* [EXERCISE AIM]
Go line by line through the records below. Copy whichever lines contain the string "adder".

* [MATERIAL TO PROCESS]
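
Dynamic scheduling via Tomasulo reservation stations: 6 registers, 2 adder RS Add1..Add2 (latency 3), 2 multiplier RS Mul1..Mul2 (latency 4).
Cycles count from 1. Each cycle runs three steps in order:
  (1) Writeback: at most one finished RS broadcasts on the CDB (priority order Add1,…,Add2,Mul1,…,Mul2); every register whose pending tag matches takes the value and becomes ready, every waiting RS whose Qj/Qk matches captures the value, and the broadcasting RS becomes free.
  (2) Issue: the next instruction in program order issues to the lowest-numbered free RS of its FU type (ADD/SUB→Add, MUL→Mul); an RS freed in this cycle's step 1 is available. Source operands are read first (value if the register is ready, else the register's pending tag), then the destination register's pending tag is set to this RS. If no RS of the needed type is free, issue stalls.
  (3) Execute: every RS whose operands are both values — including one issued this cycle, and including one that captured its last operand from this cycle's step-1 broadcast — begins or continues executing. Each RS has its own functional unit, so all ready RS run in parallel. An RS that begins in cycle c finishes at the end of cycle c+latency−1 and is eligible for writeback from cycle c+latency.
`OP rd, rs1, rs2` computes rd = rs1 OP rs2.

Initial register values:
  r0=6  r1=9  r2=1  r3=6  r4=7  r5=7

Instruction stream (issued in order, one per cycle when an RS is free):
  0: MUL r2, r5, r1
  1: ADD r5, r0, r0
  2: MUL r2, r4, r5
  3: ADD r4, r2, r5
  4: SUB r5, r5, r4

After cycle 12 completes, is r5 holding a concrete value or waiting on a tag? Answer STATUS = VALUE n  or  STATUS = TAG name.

  c1: issue MUL r2<-Mul1  regs: r0:6,r1:9,r2:Mul1,r3:6,r4:7,r5:7
  c2: issue ADD r5<-Add1  regs: r0:6,r1:9,r2:Mul1,r3:6,r4:7,r5:Add1
  c3: issue MUL r2<-Mul2  regs: r0:6,r1:9,r2:Mul2,r3:6,r4:7,r5:Add1
  c4: issue ADD r4<-Add2  regs: r0:6,r1:9,r2:Mul2,r3:6,r4:Add2,r5:Add1
  c5: CDB Add1=12; issue SUB r5<-Add1  regs: r0:6,r1:9,r2:Mul2,r3:6,r4:Add2,r5:Add1
  c6: CDB Mul1=63  regs: r0:6,r1:9,r2:Mul2,r3:6,r4:Add2,r5:Add1
  c7: -  regs: r0:6,r1:9,r2:Mul2,r3:6,r4:Add2,r5:Add1
  c8: -  regs: r0:6,r1:9,r2:Mul2,r3:6,r4:Add2,r5:Add1
  c9: CDB Mul2=84  regs: r0:6,r1:9,r2:84,r3:6,r4:Add2,r5:Add1
  c10: -  regs: r0:6,r1:9,r2:84,r3:6,r4:Add2,r5:Add1
  c11: -  regs: r0:6,r1:9,r2:84,r3:6,r4:Add2,r5:Add1
  c12: CDB Add2=96  regs: r0:6,r1:9,r2:84,r3:6,r4:96,r5:Add1

STATUS = TAG Add1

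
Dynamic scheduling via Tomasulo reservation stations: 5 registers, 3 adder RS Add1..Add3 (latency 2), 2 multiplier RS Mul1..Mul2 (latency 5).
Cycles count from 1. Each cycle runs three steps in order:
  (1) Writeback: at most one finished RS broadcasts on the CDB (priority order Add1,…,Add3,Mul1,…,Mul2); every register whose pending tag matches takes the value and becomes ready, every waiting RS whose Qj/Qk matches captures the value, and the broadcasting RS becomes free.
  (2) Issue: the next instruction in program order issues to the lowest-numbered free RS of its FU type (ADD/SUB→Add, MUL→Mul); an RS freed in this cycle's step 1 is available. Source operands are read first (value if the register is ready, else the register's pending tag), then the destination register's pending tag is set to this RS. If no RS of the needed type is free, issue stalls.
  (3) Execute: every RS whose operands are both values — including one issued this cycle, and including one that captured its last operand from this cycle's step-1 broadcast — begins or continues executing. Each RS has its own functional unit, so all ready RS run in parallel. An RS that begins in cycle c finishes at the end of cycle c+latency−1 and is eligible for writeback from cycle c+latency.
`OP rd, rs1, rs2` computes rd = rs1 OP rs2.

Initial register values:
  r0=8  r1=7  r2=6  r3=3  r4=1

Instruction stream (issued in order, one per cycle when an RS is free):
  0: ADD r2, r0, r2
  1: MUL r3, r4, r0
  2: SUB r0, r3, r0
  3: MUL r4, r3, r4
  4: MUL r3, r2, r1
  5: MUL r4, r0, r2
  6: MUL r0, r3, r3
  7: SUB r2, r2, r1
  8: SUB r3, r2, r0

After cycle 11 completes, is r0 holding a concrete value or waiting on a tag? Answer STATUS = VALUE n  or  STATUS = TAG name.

STATUS = VALUE 0

cycle 1: issue ADD r2<-Add1 // r0:8,r1:7,r2:Add1,r3:3,r4:1
cycle 2: issue MUL r3<-Mul1 // r0:8,r1:7,r2:Add1,r3:Mul1,r4:1
cycle 3: CDB Add1=14; issue SUB r0<-Add1 // r0:Add1,r1:7,r2:14,r3:Mul1,r4:1
cycle 4: issue MUL r4<-Mul2 // r0:Add1,r1:7,r2:14,r3:Mul1,r4:Mul2
cycle 5: stall // r0:Add1,r1:7,r2:14,r3:Mul1,r4:Mul2
cycle 6: stall // r0:Add1,r1:7,r2:14,r3:Mul1,r4:Mul2
cycle 7: CDB Mul1=8; issue MUL r3<-Mul1 // r0:Add1,r1:7,r2:14,r3:Mul1,r4:Mul2
cycle 8: stall // r0:Add1,r1:7,r2:14,r3:Mul1,r4:Mul2
cycle 9: CDB Add1=0; stall // r0:0,r1:7,r2:14,r3:Mul1,r4:Mul2
cycle 10: stall // r0:0,r1:7,r2:14,r3:Mul1,r4:Mul2
cycle 11: stall // r0:0,r1:7,r2:14,r3:Mul1,r4:Mul2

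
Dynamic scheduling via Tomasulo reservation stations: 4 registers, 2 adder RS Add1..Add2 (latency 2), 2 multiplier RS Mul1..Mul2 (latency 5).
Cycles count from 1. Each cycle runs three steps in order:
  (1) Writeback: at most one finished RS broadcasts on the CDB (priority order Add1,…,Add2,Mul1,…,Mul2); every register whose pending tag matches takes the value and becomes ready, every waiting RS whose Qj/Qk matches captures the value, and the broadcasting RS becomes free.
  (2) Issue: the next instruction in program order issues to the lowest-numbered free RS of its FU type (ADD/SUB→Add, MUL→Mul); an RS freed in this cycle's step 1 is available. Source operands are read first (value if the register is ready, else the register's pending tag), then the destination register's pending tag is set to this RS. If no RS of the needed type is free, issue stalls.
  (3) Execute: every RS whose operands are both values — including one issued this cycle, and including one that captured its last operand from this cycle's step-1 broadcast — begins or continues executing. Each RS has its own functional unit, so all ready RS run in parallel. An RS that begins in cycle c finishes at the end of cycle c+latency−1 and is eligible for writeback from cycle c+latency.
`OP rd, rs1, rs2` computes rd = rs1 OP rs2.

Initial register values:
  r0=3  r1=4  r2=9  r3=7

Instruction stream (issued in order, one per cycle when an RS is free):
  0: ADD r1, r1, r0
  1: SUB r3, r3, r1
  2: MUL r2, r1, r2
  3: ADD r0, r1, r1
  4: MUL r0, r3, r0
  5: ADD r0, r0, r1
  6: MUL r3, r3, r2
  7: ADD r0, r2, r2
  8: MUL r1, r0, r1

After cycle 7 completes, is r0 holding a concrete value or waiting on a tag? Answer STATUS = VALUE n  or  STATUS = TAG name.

STATUS = TAG Add1

cycle 1: issue ADD r1<-Add1 // r0:3,r1:Add1,r2:9,r3:7
cycle 2: issue SUB r3<-Add2 // r0:3,r1:Add1,r2:9,r3:Add2
cycle 3: CDB Add1=7; issue MUL r2<-Mul1 // r0:3,r1:7,r2:Mul1,r3:Add2
cycle 4: issue ADD r0<-Add1 // r0:Add1,r1:7,r2:Mul1,r3:Add2
cycle 5: CDB Add2=0; issue MUL r0<-Mul2 // r0:Mul2,r1:7,r2:Mul1,r3:0
cycle 6: CDB Add1=14; issue ADD r0<-Add1 // r0:Add1,r1:7,r2:Mul1,r3:0
cycle 7: stall // r0:Add1,r1:7,r2:Mul1,r3:0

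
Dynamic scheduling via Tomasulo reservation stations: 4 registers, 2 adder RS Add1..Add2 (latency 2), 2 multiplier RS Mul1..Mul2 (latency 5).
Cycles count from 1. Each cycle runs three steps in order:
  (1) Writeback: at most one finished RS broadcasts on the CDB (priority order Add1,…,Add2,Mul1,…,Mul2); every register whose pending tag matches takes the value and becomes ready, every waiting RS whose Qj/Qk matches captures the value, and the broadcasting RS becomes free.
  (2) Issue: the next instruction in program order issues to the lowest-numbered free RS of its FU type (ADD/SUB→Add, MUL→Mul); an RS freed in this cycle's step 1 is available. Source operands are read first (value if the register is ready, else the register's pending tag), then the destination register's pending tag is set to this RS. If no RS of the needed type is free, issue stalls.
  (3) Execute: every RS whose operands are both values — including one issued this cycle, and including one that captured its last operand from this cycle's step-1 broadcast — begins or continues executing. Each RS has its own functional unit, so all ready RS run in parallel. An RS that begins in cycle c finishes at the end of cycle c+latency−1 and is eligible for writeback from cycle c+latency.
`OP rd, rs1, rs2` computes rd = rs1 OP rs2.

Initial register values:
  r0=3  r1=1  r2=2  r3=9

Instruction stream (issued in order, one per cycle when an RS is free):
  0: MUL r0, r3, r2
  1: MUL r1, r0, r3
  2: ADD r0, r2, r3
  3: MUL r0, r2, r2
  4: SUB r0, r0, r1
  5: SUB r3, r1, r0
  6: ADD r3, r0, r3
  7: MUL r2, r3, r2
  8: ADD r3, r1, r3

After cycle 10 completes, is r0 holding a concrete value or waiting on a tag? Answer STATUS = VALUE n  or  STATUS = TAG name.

cycle 1: issue MUL r0<-Mul1 // r0:Mul1,r1:1,r2:2,r3:9
cycle 2: issue MUL r1<-Mul2 // r0:Mul1,r1:Mul2,r2:2,r3:9
cycle 3: issue ADD r0<-Add1 // r0:Add1,r1:Mul2,r2:2,r3:9
cycle 4: stall // r0:Add1,r1:Mul2,r2:2,r3:9
cycle 5: CDB Add1=11; stall // r0:11,r1:Mul2,r2:2,r3:9
cycle 6: CDB Mul1=18; issue MUL r0<-Mul1 // r0:Mul1,r1:Mul2,r2:2,r3:9
cycle 7: issue SUB r0<-Add1 // r0:Add1,r1:Mul2,r2:2,r3:9
cycle 8: issue SUB r3<-Add2 // r0:Add1,r1:Mul2,r2:2,r3:Add2
cycle 9: stall // r0:Add1,r1:Mul2,r2:2,r3:Add2
cycle 10: stall // r0:Add1,r1:Mul2,r2:2,r3:Add2

STATUS = TAG Add1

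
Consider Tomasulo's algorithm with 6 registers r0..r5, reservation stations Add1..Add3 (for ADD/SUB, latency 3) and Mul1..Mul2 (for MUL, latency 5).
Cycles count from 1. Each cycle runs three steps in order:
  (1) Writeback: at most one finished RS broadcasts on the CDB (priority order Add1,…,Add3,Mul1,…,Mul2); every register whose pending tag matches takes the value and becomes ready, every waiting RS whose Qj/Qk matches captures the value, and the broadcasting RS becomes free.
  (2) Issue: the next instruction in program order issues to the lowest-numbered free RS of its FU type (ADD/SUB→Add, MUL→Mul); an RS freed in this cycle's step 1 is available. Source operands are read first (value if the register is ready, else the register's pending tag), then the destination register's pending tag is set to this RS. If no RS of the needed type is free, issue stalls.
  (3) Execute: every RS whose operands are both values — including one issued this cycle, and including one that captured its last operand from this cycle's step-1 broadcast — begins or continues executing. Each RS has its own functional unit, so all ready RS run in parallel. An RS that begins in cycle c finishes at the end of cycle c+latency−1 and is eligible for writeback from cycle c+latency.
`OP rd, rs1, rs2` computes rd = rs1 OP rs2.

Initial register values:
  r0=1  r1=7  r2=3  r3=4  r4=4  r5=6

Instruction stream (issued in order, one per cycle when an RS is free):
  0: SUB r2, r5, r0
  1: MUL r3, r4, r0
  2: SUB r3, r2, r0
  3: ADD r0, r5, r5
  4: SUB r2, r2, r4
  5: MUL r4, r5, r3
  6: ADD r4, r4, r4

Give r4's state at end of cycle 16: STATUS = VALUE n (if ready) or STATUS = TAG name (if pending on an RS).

cycle 1: issue SUB r2<-Add1 // r0:1,r1:7,r2:Add1,r3:4,r4:4,r5:6
cycle 2: issue MUL r3<-Mul1 // r0:1,r1:7,r2:Add1,r3:Mul1,r4:4,r5:6
cycle 3: issue SUB r3<-Add2 // r0:1,r1:7,r2:Add1,r3:Add2,r4:4,r5:6
cycle 4: CDB Add1=5; issue ADD r0<-Add1 // r0:Add1,r1:7,r2:5,r3:Add2,r4:4,r5:6
cycle 5: issue SUB r2<-Add3 // r0:Add1,r1:7,r2:Add3,r3:Add2,r4:4,r5:6
cycle 6: issue MUL r4<-Mul2 // r0:Add1,r1:7,r2:Add3,r3:Add2,r4:Mul2,r5:6
cycle 7: CDB Add1=12; issue ADD r4<-Add1 // r0:12,r1:7,r2:Add3,r3:Add2,r4:Add1,r5:6
cycle 8: CDB Add2=4 // r0:12,r1:7,r2:Add3,r3:4,r4:Add1,r5:6
cycle 9: CDB Add3=1 // r0:12,r1:7,r2:1,r3:4,r4:Add1,r5:6
cycle 10: CDB Mul1=4 // r0:12,r1:7,r2:1,r3:4,r4:Add1,r5:6
cycle 11: - // r0:12,r1:7,r2:1,r3:4,r4:Add1,r5:6
cycle 12: - // r0:12,r1:7,r2:1,r3:4,r4:Add1,r5:6
cycle 13: CDB Mul2=24 // r0:12,r1:7,r2:1,r3:4,r4:Add1,r5:6
cycle 14: - // r0:12,r1:7,r2:1,r3:4,r4:Add1,r5:6
cycle 15: - // r0:12,r1:7,r2:1,r3:4,r4:Add1,r5:6
cycle 16: CDB Add1=48 // r0:12,r1:7,r2:1,r3:4,r4:48,r5:6

STATUS = VALUE 48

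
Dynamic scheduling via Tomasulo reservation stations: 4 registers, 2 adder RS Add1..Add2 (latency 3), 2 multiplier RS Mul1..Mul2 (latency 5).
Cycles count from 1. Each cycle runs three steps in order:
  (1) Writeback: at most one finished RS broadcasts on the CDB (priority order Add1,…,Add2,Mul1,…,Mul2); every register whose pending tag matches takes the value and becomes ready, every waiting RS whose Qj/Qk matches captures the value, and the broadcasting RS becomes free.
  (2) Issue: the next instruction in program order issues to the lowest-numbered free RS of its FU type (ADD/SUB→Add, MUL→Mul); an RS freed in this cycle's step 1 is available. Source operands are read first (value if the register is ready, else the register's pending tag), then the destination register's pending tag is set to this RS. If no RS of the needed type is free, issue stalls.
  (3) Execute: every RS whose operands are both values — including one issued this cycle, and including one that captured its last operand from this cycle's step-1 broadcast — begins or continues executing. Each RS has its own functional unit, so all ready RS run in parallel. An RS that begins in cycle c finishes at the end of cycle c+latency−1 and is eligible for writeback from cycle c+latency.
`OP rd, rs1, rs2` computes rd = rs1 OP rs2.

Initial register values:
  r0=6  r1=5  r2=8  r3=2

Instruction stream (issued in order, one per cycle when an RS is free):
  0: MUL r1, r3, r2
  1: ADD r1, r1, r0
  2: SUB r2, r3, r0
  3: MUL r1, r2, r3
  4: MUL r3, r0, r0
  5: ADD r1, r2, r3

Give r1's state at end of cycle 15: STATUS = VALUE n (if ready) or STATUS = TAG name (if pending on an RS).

c1: issue MUL r1<-Mul1 | r0:6,r1:Mul1,r2:8,r3:2
c2: issue ADD r1<-Add1 | r0:6,r1:Add1,r2:8,r3:2
c3: issue SUB r2<-Add2 | r0:6,r1:Add1,r2:Add2,r3:2
c4: issue MUL r1<-Mul2 | r0:6,r1:Mul2,r2:Add2,r3:2
c5: stall | r0:6,r1:Mul2,r2:Add2,r3:2
c6: CDB Add2=-4; stall | r0:6,r1:Mul2,r2:-4,r3:2
c7: CDB Mul1=16; issue MUL r3<-Mul1 | r0:6,r1:Mul2,r2:-4,r3:Mul1
c8: issue ADD r1<-Add2 | r0:6,r1:Add2,r2:-4,r3:Mul1
c9: - | r0:6,r1:Add2,r2:-4,r3:Mul1
c10: CDB Add1=22 | r0:6,r1:Add2,r2:-4,r3:Mul1
c11: CDB Mul2=-8 | r0:6,r1:Add2,r2:-4,r3:Mul1
c12: CDB Mul1=36 | r0:6,r1:Add2,r2:-4,r3:36
c13: - | r0:6,r1:Add2,r2:-4,r3:36
c14: - | r0:6,r1:Add2,r2:-4,r3:36
c15: CDB Add2=32 | r0:6,r1:32,r2:-4,r3:36

STATUS = VALUE 32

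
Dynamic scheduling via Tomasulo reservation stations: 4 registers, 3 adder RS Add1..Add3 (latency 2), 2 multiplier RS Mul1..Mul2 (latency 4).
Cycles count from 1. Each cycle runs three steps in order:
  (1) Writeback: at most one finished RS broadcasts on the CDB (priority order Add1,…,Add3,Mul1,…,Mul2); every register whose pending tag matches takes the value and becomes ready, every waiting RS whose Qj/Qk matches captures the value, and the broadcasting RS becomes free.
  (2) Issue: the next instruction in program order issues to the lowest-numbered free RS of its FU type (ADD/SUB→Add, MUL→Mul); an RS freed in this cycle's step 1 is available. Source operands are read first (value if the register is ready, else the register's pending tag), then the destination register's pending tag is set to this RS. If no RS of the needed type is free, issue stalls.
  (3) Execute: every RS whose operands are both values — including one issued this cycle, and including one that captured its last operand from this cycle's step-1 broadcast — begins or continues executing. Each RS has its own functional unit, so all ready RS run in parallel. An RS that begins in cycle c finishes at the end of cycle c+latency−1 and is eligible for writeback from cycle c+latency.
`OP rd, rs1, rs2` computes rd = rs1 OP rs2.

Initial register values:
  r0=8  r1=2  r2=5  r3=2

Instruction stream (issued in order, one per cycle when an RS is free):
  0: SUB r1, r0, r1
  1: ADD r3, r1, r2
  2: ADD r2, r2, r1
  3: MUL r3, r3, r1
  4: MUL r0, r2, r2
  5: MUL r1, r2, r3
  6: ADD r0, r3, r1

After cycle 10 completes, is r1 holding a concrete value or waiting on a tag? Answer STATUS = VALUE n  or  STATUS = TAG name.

  c1: issue SUB r1<-Add1  regs: r0:8,r1:Add1,r2:5,r3:2
  c2: issue ADD r3<-Add2  regs: r0:8,r1:Add1,r2:5,r3:Add2
  c3: CDB Add1=6; issue ADD r2<-Add1  regs: r0:8,r1:6,r2:Add1,r3:Add2
  c4: issue MUL r3<-Mul1  regs: r0:8,r1:6,r2:Add1,r3:Mul1
  c5: CDB Add1=11; issue MUL r0<-Mul2  regs: r0:Mul2,r1:6,r2:11,r3:Mul1
  c6: CDB Add2=11; stall  regs: r0:Mul2,r1:6,r2:11,r3:Mul1
  c7: stall  regs: r0:Mul2,r1:6,r2:11,r3:Mul1
  c8: stall  regs: r0:Mul2,r1:6,r2:11,r3:Mul1
  c9: CDB Mul2=121; issue MUL r1<-Mul2  regs: r0:121,r1:Mul2,r2:11,r3:Mul1
  c10: CDB Mul1=66; issue ADD r0<-Add1  regs: r0:Add1,r1:Mul2,r2:11,r3:66

STATUS = TAG Mul2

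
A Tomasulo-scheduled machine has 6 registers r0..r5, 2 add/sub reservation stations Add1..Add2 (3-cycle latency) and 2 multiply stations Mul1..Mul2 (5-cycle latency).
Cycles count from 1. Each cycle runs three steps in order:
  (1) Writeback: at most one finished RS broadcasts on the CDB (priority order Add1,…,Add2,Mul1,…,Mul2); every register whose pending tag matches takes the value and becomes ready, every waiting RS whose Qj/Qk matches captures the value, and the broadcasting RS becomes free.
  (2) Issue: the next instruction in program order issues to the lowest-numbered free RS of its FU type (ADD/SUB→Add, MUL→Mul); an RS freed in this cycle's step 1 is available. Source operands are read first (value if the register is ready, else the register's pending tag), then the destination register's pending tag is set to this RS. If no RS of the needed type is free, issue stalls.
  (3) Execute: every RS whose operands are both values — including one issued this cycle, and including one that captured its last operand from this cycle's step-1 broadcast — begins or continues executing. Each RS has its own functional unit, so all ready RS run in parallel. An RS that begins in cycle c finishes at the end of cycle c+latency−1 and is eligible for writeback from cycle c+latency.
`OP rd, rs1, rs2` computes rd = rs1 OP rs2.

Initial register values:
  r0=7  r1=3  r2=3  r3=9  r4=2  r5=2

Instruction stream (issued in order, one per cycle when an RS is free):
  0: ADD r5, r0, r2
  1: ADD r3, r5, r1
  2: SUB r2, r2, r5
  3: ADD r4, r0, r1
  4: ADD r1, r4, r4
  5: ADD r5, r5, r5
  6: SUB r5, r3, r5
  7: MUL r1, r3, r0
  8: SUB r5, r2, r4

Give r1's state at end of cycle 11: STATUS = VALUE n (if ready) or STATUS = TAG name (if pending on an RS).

cycle 1: issue ADD r5<-Add1 // r0:7,r1:3,r2:3,r3:9,r4:2,r5:Add1
cycle 2: issue ADD r3<-Add2 // r0:7,r1:3,r2:3,r3:Add2,r4:2,r5:Add1
cycle 3: stall // r0:7,r1:3,r2:3,r3:Add2,r4:2,r5:Add1
cycle 4: CDB Add1=10; issue SUB r2<-Add1 // r0:7,r1:3,r2:Add1,r3:Add2,r4:2,r5:10
cycle 5: stall // r0:7,r1:3,r2:Add1,r3:Add2,r4:2,r5:10
cycle 6: stall // r0:7,r1:3,r2:Add1,r3:Add2,r4:2,r5:10
cycle 7: CDB Add1=-7; issue ADD r4<-Add1 // r0:7,r1:3,r2:-7,r3:Add2,r4:Add1,r5:10
cycle 8: CDB Add2=13; issue ADD r1<-Add2 // r0:7,r1:Add2,r2:-7,r3:13,r4:Add1,r5:10
cycle 9: stall // r0:7,r1:Add2,r2:-7,r3:13,r4:Add1,r5:10
cycle 10: CDB Add1=10; issue ADD r5<-Add1 // r0:7,r1:Add2,r2:-7,r3:13,r4:10,r5:Add1
cycle 11: stall // r0:7,r1:Add2,r2:-7,r3:13,r4:10,r5:Add1

STATUS = TAG Add2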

* [EXERCISE RESPONSE]
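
Dynamic scheduling via Tomasulo reservation stations: 6 registers, 2 adder RS Add1..Add2 (latency 3), 2 multiplier RS Mul1..Mul2 (latency 4).
Dynamic scheduling via Tomasulo reservation stations: 5 registers, 3 adder RS Add1..Add3 (latency 2), 2 multiplier RS Mul1..Mul2 (latency 5).
Dynamic scheduling via Tomasulo reservation stations: 4 registers, 2 adder RS Add1..Add2 (latency 2), 2 multiplier RS Mul1..Mul2 (latency 5).
Dynamic scheduling via Tomasulo reservation stations: 4 registers, 2 adder RS Add1..Add2 (latency 2), 2 multiplier RS Mul1..Mul2 (latency 5).
Dynamic scheduling via Tomasulo reservation stations: 4 registers, 2 adder RS Add1..Add2 (latency 3), 2 multiplier RS Mul1..Mul2 (latency 5).
Dynamic scheduling via Tomasulo reservation stations: 4 registers, 3 adder RS Add1..Add3 (latency 2), 2 multiplier RS Mul1..Mul2 (latency 4).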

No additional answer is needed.